Source records —

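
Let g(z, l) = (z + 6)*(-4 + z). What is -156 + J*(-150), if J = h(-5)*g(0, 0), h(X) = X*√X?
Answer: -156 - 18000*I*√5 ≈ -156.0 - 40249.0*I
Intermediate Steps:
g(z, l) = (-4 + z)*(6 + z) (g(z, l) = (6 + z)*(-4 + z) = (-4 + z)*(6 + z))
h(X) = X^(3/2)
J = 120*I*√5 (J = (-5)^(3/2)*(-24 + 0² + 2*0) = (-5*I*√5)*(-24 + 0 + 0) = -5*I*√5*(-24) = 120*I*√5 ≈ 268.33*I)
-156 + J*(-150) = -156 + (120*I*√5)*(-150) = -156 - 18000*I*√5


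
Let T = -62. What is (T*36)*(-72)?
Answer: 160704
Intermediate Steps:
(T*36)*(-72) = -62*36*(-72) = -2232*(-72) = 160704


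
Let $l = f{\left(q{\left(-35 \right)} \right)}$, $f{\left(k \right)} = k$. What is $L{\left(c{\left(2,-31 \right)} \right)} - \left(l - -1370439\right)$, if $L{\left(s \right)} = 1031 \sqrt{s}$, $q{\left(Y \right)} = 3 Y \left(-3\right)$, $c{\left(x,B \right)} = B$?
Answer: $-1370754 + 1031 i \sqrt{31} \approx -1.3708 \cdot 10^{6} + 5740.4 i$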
---
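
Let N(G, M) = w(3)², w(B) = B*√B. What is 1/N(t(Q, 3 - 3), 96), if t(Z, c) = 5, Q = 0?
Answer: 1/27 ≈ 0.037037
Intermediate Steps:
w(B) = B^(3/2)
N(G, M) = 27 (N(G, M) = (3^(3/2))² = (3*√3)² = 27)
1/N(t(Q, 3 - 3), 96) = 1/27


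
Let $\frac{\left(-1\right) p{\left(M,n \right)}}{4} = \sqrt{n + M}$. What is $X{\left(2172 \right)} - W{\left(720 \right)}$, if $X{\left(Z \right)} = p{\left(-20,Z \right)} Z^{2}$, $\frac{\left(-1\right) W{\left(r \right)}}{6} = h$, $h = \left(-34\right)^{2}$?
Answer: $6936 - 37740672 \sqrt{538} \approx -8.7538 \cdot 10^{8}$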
---
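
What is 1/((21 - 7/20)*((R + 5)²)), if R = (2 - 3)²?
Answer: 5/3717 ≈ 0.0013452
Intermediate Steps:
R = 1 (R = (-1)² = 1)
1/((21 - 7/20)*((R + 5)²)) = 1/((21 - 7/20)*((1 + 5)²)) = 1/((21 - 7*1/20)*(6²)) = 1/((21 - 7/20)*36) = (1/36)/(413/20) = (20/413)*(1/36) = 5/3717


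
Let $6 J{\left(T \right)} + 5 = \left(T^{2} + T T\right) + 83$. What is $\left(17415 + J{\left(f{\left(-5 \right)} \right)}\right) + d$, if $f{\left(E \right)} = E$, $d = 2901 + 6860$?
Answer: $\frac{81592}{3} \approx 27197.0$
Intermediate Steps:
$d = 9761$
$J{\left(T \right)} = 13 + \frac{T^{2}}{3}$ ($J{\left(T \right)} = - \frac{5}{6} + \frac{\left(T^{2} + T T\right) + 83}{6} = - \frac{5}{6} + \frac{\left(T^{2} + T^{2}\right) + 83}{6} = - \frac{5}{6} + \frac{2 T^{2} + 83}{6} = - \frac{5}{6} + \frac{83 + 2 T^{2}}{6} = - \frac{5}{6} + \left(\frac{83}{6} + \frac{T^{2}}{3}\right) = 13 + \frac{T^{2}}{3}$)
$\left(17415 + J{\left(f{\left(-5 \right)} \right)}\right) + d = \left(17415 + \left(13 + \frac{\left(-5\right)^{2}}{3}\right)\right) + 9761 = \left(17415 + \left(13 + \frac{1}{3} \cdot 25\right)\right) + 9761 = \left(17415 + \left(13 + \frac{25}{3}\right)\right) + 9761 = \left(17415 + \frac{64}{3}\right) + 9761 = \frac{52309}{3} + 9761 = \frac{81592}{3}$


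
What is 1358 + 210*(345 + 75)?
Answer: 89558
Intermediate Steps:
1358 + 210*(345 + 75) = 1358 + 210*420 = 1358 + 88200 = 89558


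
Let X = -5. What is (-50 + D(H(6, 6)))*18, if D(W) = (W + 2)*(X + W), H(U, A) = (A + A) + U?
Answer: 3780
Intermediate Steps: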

Task instructions — Find the lines that mention "Answer" in the entries and show them.

Solution for this problem —
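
Answer: -156 - 18000*I*√5 ≈ -156.0 - 40249.0*I
Answer: 160704
Answer: $-1370754 + 1031 i \sqrt{31} \approx -1.3708 \cdot 10^{6} + 5740.4 i$
Answer: 1/27 ≈ 0.037037
Answer: $6936 - 37740672 \sqrt{538} \approx -8.7538 \cdot 10^{8}$
Answer: 5/3717 ≈ 0.0013452
Answer: $\frac{81592}{3} \approx 27197.0$
Answer: 89558
Answer: 3780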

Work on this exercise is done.